## PROVIDED MATERIAL:
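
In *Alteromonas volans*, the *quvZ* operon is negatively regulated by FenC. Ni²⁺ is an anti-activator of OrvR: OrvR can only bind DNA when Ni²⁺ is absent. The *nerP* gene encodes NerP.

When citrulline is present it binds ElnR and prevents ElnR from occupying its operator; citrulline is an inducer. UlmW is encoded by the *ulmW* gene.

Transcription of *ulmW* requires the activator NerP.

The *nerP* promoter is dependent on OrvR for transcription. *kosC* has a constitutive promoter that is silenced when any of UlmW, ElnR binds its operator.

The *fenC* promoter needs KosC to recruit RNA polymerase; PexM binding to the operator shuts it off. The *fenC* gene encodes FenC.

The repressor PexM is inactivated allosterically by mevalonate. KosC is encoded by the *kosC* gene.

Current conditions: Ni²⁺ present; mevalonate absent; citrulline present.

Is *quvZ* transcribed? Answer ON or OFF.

ON

Ni²⁺ is present, so OrvR is inactive.
Required activator OrvR is absent, so *nerP* is not transcribed.
So NerP is not produced.
Required activator NerP is absent, so *ulmW* is not transcribed.
So UlmW is not produced.
Citrulline is present, so ElnR is inactive.
With no repressor bound, *kosC* is transcribed.
So KosC is produced and active.
Mevalonate is absent, so PexM is active.
With repressor PexM bound, *fenC* is not transcribed.
So FenC is not produced.
With no repressor bound, *quvZ* is transcribed.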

## TASK:
Make an exact transcription of the entries above.

## SOLUTION TO THIS PROBLEM:
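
In *Alteromonas volans*, the *quvZ* operon is negatively regulated by FenC. Ni²⁺ is an anti-activator of OrvR: OrvR can only bind DNA when Ni²⁺ is absent. The *nerP* gene encodes NerP.

When citrulline is present it binds ElnR and prevents ElnR from occupying its operator; citrulline is an inducer. UlmW is encoded by the *ulmW* gene.

Transcription of *ulmW* requires the activator NerP.

The *nerP* promoter is dependent on OrvR for transcription. *kosC* has a constitutive promoter that is silenced when any of UlmW, ElnR binds its operator.

The *fenC* promoter needs KosC to recruit RNA polymerase; PexM binding to the operator shuts it off. The *fenC* gene encodes FenC.

The repressor PexM is inactivated allosterically by mevalonate. KosC is encoded by the *kosC* gene.

Current conditions: Ni²⁺ present; mevalonate absent; citrulline present.

Is *quvZ* transcribed? Answer ON or OFF.

ON

Ni²⁺ is present, so OrvR is inactive.
Required activator OrvR is absent, so *nerP* is not transcribed.
So NerP is not produced.
Required activator NerP is absent, so *ulmW* is not transcribed.
So UlmW is not produced.
Citrulline is present, so ElnR is inactive.
With no repressor bound, *kosC* is transcribed.
So KosC is produced and active.
Mevalonate is absent, so PexM is active.
With repressor PexM bound, *fenC* is not transcribed.
So FenC is not produced.
With no repressor bound, *quvZ* is transcribed.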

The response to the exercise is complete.